**What is needed:** In the data that follows, count the lines in which the word "standard" occurs, and report that figure alone.

::: Material for this task :::

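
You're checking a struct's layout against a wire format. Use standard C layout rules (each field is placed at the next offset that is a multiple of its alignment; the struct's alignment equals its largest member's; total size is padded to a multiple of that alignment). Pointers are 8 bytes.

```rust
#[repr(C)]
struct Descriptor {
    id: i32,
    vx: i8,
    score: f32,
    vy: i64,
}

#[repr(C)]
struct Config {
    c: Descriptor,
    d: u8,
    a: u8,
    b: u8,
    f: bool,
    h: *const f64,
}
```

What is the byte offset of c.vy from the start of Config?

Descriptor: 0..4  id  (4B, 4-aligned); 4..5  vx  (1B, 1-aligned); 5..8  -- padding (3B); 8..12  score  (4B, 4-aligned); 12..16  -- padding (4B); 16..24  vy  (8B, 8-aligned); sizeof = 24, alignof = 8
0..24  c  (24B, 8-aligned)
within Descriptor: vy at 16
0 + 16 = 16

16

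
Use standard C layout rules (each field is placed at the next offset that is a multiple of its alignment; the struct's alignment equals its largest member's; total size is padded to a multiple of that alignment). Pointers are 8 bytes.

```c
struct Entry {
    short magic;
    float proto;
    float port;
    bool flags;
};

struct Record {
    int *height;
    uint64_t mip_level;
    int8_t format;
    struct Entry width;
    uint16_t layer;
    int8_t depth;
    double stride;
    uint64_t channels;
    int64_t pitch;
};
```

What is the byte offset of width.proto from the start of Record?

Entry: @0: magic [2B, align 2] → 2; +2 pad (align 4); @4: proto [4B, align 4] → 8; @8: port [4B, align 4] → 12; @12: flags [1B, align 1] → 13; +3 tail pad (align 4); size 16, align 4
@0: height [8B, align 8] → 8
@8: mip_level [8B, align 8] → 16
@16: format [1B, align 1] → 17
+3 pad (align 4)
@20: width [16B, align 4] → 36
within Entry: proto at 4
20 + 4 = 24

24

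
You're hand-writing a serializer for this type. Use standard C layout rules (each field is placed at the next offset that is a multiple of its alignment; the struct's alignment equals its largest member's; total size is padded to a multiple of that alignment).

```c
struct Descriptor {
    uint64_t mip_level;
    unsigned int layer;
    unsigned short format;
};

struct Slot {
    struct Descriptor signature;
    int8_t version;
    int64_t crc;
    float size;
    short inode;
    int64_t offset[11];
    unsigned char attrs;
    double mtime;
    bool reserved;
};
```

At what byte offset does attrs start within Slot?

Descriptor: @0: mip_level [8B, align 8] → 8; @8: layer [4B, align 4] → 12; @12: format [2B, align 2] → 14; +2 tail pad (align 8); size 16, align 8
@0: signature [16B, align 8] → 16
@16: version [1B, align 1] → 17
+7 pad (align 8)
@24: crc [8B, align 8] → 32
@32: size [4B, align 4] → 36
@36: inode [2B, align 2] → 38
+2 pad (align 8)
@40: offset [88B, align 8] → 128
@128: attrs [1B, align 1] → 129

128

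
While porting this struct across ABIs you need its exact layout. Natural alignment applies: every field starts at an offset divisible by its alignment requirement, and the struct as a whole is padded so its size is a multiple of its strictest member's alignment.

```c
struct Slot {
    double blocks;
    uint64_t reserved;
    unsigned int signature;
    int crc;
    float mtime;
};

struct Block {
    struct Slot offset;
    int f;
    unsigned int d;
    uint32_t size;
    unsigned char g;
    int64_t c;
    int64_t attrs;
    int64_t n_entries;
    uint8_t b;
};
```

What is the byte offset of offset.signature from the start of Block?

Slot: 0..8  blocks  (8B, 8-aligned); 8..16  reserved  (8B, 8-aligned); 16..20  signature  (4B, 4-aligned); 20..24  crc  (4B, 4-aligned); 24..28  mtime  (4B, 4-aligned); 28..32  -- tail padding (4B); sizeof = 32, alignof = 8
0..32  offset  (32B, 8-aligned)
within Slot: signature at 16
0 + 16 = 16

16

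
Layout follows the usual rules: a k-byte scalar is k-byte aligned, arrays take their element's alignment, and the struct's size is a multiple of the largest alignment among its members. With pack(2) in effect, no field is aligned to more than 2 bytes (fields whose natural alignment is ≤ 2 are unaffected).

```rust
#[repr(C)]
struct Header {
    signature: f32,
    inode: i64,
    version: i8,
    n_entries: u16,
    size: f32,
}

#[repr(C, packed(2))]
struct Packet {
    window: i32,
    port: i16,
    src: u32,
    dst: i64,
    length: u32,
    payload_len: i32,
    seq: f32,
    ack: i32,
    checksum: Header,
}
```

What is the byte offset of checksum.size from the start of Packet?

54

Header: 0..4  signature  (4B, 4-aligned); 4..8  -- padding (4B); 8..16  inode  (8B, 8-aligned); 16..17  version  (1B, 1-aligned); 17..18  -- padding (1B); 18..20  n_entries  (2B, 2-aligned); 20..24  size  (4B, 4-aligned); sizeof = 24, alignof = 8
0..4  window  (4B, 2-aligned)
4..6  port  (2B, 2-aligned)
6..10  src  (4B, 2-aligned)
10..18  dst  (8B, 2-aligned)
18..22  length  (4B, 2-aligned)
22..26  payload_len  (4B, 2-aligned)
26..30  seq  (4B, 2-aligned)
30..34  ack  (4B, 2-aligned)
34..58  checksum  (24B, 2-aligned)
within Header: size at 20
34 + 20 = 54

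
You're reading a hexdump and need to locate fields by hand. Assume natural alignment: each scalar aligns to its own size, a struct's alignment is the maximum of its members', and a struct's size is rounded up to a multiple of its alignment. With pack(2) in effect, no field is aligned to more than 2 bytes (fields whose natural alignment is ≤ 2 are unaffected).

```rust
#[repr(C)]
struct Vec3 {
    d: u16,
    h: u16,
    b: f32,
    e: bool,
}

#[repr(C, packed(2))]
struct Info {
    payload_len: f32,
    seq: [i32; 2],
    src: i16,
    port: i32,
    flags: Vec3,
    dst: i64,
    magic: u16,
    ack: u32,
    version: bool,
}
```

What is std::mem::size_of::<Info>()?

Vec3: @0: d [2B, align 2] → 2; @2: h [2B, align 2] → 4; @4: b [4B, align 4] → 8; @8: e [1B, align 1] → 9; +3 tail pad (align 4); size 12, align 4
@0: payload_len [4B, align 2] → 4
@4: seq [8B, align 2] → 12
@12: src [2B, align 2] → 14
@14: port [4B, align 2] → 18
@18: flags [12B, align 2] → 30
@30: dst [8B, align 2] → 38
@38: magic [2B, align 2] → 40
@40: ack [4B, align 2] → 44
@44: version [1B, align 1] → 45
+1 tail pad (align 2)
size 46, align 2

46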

:::

**Response for this exercise:** 3